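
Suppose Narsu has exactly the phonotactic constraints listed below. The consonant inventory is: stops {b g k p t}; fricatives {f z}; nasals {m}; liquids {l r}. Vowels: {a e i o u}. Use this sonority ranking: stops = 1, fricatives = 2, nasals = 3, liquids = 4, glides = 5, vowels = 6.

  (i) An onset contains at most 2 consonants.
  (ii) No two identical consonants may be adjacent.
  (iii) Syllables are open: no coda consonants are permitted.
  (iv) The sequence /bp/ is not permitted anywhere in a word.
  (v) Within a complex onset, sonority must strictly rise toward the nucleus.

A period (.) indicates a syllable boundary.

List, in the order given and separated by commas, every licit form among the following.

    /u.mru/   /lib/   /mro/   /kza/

/u.mru/, /mro/, /kza/

/u.mru/ — σ1 onset /∅/, coda /∅/ ok; σ2 onset /mr/ (3→4 rises), coda /∅/ ok → licit
/lib/ — violates constraint (iii): syllable 1 coda /b/ has 1 consonant (> 0) → illicit
/mro/ — σ1 onset /mr/ (3→4 rises), coda /∅/ ok → licit
/kza/ — σ1 onset /kz/ (1→2 rises), coda /∅/ ok → licit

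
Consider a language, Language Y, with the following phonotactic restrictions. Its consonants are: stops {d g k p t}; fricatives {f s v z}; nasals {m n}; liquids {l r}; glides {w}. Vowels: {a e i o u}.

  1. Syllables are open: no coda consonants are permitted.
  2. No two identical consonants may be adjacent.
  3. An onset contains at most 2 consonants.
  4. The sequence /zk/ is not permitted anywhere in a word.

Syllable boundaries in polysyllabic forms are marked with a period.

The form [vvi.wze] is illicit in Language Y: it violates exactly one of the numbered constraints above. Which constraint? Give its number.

[vvi.wze]: adjacent identical consonants /vv/.
This is a violation of constraint 2: "No two identical consonants may be adjacent."
The remaining constraints (1, 3, 4) are satisfied.

2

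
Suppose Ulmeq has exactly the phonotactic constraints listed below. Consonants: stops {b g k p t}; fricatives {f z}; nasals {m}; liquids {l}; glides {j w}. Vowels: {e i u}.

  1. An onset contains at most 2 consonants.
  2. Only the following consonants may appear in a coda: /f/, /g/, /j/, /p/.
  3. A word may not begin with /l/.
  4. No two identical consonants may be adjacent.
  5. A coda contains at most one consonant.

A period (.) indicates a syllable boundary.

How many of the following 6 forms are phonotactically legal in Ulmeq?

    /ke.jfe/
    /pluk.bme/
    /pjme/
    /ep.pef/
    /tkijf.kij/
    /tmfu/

1

/ke.jfe/ — σ1 onset /k/, coda /∅/ ok; σ2 onset /jf/ (2C), coda /∅/ ok → phonotactically legal
/pluk.bme/ — violates constraint 2: syllable 1 coda contains /k/, which is not a licensed coda consonant → phonotactically illegal
/pjme/ — violates constraint 1: syllable 1 onset /pjm/ has 3 consonants (> 2) → phonotactically illegal
/ep.pef/ — violates constraint 4: adjacent identical consonants /pp/ → phonotactically illegal
/tkijf.kij/ — violates constraint 5: syllable 1 coda /jf/ has 2 consonants (> 1) → phonotactically illegal
/tmfu/ — violates constraint 1: syllable 1 onset /tmf/ has 3 consonants (> 2) → phonotactically illegal
Phonotactically legal: /ke.jfe/ → 1.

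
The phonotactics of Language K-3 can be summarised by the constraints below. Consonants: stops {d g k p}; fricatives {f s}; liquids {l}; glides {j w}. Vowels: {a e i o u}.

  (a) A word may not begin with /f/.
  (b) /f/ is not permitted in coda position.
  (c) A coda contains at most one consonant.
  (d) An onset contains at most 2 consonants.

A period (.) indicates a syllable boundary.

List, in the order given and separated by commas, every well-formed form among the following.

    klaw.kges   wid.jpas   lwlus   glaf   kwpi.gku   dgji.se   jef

klaw.kges, wid.jpas

klaw.kges — σ1 onset /kl/ (2C), coda /w/ ok; σ2 onset /kg/ (2C), coda /s/ ok → well-formed
wid.jpas — σ1 onset /w/, coda /d/ ok; σ2 onset /jp/ (2C), coda /s/ ok → well-formed
lwlus — violates constraint (d): syllable 1 onset /lwl/ has 3 consonants (> 2) → ill-formed
glaf — violates constraint (b): syllable 1 coda contains /f/ → ill-formed
kwpi.gku — violates constraint (d): syllable 1 onset /kwp/ has 3 consonants (> 2) → ill-formed
dgji.se — violates constraint (d): syllable 1 onset /dgj/ has 3 consonants (> 2) → ill-formed
jef — violates constraint (b): syllable 1 coda contains /f/ → ill-formed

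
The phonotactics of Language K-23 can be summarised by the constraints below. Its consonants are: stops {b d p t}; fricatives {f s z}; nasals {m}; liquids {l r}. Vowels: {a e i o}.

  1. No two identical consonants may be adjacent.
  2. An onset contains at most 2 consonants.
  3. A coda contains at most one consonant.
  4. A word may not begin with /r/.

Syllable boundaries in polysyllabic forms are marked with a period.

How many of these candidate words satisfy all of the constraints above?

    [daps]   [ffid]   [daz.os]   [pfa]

[daps] — violates constraint 3: syllable 1 coda /ps/ has 2 consonants (> 1) → ill-formed
[ffid] — violates constraint 1: adjacent identical consonants /ff/ → ill-formed
[daz.os] — σ1 onset /d/, coda /z/ ok; σ2 onset /∅/, coda /s/ ok → well-formed
[pfa] — σ1 onset /pf/ (2C), coda /∅/ ok → well-formed
Well-formed: [daz.os], [pfa] → 2.

2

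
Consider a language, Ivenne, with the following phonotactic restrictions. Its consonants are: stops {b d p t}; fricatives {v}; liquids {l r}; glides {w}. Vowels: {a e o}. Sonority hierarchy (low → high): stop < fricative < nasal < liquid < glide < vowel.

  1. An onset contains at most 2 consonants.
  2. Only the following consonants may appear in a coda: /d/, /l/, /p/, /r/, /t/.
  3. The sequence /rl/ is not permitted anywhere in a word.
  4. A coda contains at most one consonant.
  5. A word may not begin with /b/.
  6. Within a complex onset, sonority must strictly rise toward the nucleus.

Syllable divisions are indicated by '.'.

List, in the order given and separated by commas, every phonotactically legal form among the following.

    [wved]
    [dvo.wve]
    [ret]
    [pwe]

[wved] — violates constraint 6: syllable 1 onset /wv/: /w/ (glide, 5) → /v/ (fricative, 2) does not rise → phonotactically illegal
[dvo.wve] — violates constraint 6: syllable 2 onset /wv/: /w/ (glide, 5) → /v/ (fricative, 2) does not rise → phonotactically illegal
[ret] — σ1 onset /r/, coda /t/ ok → phonotactically legal
[pwe] — σ1 onset /pw/ (1→5 rises), coda /∅/ ok → phonotactically legal

[ret], [pwe]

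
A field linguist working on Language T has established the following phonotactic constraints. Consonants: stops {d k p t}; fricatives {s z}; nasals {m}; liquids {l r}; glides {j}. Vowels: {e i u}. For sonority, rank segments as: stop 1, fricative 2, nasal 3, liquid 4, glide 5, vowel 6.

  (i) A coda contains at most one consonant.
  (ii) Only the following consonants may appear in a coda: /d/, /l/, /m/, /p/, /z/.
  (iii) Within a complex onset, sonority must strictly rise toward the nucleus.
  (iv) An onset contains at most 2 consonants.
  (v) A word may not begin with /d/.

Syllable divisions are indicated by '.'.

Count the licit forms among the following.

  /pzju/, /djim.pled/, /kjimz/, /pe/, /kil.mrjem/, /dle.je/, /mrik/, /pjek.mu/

1

/pzju/ — violates constraint (iv): syllable 1 onset /pzj/ has 3 consonants (> 2) → illicit
/djim.pled/ — violates constraint (v): word begins with /d/ → illicit
/kjimz/ — violates constraint (i): syllable 1 coda /mz/ has 2 consonants (> 1) → illicit
/pe/ — σ1 onset /p/, coda /∅/ ok → licit
/kil.mrjem/ — violates constraint (iv): syllable 2 onset /mrj/ has 3 consonants (> 2) → illicit
/dle.je/ — violates constraint (v): word begins with /d/ → illicit
/mrik/ — violates constraint (ii): syllable 1 coda contains /k/, which is not a licensed coda consonant → illicit
/pjek.mu/ — violates constraint (ii): syllable 1 coda contains /k/, which is not a licensed coda consonant → illicit
Licit: /pe/ → 1.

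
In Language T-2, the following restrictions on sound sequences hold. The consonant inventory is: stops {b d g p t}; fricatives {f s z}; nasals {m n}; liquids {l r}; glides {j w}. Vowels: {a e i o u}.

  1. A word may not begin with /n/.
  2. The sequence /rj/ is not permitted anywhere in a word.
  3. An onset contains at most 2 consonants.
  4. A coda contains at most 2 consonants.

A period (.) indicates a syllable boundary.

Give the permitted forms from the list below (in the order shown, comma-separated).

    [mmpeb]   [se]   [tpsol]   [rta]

[mmpeb] — violates constraint 3: syllable 1 onset /mmp/ has 3 consonants (> 2) → not permitted
[se] — σ1 onset /s/, coda /∅/ ok → permitted
[tpsol] — violates constraint 3: syllable 1 onset /tps/ has 3 consonants (> 2) → not permitted
[rta] — σ1 onset /rt/ (2C), coda /∅/ ok → permitted

[se], [rta]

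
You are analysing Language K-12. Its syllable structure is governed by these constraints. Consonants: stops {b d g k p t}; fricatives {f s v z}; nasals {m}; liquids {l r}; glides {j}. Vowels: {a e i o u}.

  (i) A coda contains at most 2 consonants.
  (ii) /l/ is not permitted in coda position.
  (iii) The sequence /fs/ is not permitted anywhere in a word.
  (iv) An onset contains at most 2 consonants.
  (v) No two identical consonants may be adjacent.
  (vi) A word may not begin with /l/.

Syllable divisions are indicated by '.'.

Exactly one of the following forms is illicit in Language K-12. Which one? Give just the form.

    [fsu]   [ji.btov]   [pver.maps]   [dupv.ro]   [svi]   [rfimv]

[fsu]

[fsu] — violates constraint (iii): contains banned sequence /fs/ → illicit
[ji.btov] — σ1 onset /j/, coda /∅/ ok; σ2 onset /bt/ (2C), coda /v/ ok → licit
[pver.maps] — σ1 onset /pv/ (2C), coda /r/ ok; σ2 onset /m/, coda /ps/ (2C) ok → licit
[dupv.ro] — σ1 onset /d/, coda /pv/ (2C) ok; σ2 onset /r/, coda /∅/ ok → licit
[svi] — σ1 onset /sv/ (2C), coda /∅/ ok → licit
[rfimv] — σ1 onset /rf/ (2C), coda /mv/ (2C) ok → licit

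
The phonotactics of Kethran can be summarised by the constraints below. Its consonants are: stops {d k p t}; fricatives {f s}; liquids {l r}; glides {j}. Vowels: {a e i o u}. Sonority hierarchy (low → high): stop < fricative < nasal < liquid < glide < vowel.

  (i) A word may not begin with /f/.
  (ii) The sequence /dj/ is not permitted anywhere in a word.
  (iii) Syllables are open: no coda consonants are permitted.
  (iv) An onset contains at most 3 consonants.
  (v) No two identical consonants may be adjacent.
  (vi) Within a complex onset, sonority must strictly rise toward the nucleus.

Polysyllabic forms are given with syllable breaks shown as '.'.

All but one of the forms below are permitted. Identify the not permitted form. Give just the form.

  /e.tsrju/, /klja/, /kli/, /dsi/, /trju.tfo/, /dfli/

/e.tsrju/

/e.tsrju/ — violates constraint (iv): syllable 2 onset /tsrj/ has 4 consonants (> 3) → not permitted
/klja/ — σ1 onset /klj/ (1→4→5 rises), coda /∅/ ok → permitted
/kli/ — σ1 onset /kl/ (1→4 rises), coda /∅/ ok → permitted
/dsi/ — σ1 onset /ds/ (1→2 rises), coda /∅/ ok → permitted
/trju.tfo/ — σ1 onset /trj/ (1→4→5 rises), coda /∅/ ok; σ2 onset /tf/ (1→2 rises), coda /∅/ ok → permitted
/dfli/ — σ1 onset /dfl/ (1→2→4 rises), coda /∅/ ok → permitted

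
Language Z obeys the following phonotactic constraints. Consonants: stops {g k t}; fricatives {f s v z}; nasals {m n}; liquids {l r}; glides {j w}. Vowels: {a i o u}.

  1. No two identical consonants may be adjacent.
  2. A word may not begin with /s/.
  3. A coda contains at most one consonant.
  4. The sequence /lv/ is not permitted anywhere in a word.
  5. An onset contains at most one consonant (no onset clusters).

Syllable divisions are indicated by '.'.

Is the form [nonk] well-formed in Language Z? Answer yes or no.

[nonk] — violates constraint 3: syllable 1 coda /nk/ has 2 consonants (> 1) → ill-formed

no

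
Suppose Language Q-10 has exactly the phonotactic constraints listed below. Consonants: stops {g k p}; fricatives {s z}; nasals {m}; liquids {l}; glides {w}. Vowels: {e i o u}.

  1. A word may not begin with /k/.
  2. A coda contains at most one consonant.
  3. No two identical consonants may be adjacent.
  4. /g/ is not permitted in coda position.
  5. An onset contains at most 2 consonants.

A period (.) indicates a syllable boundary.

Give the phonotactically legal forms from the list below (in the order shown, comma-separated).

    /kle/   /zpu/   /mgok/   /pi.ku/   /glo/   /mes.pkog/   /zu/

/kle/ — violates constraint 1: word begins with /k/ → phonotactically illegal
/zpu/ — σ1 onset /zp/ (2C), coda /∅/ ok → phonotactically legal
/mgok/ — σ1 onset /mg/ (2C), coda /k/ ok → phonotactically legal
/pi.ku/ — σ1 onset /p/, coda /∅/ ok; σ2 onset /k/, coda /∅/ ok → phonotactically legal
/glo/ — σ1 onset /gl/ (2C), coda /∅/ ok → phonotactically legal
/mes.pkog/ — violates constraint 4: syllable 2 coda contains /g/ → phonotactically illegal
/zu/ — σ1 onset /z/, coda /∅/ ok → phonotactically legal

/zpu/, /mgok/, /pi.ku/, /glo/, /zu/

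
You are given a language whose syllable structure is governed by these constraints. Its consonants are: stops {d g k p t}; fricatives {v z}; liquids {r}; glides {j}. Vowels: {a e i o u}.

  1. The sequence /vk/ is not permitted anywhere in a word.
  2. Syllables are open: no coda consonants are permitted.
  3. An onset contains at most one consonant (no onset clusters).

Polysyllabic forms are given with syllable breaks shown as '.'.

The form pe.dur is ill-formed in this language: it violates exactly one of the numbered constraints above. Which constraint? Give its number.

pe.dur: syllable 2 coda /r/ has 1 consonant (> 0).
This is a violation of constraint 2: "Syllables are open: no coda consonants are permitted."
The remaining constraints (1, 3) are satisfied.

2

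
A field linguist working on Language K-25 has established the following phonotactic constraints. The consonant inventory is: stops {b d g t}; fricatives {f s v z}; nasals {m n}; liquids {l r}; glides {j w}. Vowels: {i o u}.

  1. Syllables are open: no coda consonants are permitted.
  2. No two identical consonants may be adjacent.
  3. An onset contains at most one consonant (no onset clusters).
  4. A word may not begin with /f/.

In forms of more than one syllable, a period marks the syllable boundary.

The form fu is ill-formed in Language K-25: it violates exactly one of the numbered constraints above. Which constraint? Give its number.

4

fu: word begins with /f/.
This is a violation of constraint 4: "A word may not begin with /f/."
The remaining constraints (1, 2, 3) are satisfied.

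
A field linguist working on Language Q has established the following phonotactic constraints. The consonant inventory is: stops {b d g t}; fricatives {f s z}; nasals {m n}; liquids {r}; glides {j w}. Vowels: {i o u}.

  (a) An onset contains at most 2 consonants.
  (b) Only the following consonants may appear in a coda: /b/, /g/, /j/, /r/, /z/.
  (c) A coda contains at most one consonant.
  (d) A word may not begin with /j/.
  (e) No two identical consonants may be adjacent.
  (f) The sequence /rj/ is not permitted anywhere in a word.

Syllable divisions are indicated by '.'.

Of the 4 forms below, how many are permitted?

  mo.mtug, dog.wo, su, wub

mo.mtug — σ1 onset /m/, coda /∅/ ok; σ2 onset /mt/ (2C), coda /g/ ok → permitted
dog.wo — σ1 onset /d/, coda /g/ ok; σ2 onset /w/, coda /∅/ ok → permitted
su — σ1 onset /s/, coda /∅/ ok → permitted
wub — σ1 onset /w/, coda /b/ ok → permitted
Permitted: mo.mtug, dog.wo, su, wub → 4.

4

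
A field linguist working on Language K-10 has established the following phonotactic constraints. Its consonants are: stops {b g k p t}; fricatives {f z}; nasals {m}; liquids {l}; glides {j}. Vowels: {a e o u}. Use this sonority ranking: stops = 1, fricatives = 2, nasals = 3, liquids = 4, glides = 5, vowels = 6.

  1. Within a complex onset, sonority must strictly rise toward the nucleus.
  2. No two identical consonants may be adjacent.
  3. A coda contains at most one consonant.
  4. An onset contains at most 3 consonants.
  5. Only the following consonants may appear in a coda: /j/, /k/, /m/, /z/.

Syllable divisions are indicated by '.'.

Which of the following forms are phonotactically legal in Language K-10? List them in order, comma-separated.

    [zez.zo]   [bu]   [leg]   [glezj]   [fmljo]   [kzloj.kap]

[bu]

[zez.zo] — violates constraint 2: adjacent identical consonants /zz/ → phonotactically illegal
[bu] — σ1 onset /b/, coda /∅/ ok → phonotactically legal
[leg] — violates constraint 5: syllable 1 coda contains /g/, which is not a licensed coda consonant → phonotactically illegal
[glezj] — violates constraint 3: syllable 1 coda /zj/ has 2 consonants (> 1) → phonotactically illegal
[fmljo] — violates constraint 4: syllable 1 onset /fmlj/ has 4 consonants (> 3) → phonotactically illegal
[kzloj.kap] — violates constraint 5: syllable 2 coda contains /p/, which is not a licensed coda consonant → phonotactically illegal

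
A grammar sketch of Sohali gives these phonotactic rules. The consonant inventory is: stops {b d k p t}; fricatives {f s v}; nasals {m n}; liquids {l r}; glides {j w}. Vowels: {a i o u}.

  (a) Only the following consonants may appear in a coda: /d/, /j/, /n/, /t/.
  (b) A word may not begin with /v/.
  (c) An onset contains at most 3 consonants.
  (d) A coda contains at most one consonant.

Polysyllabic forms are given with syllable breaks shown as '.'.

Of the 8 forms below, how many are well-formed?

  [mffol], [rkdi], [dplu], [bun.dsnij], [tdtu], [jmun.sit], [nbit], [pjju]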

◆ ◆ ◆

**TASK REQUIREMENTS**
Every line in the records above with the string "complex" in it should be shown.

**EXPECTED ANSWER**
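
  (v) Within a complex onset, sonority must strictly rise toward the nucleus.
  6. Within a complex onset, sonority must strictly rise toward the nucleus.
  (iii) Within a complex onset, sonority must strictly rise toward the nucleus.
  (vi) Within a complex onset, sonority must strictly rise toward the nucleus.
  1. Within a complex onset, sonority must strictly rise toward the nucleus.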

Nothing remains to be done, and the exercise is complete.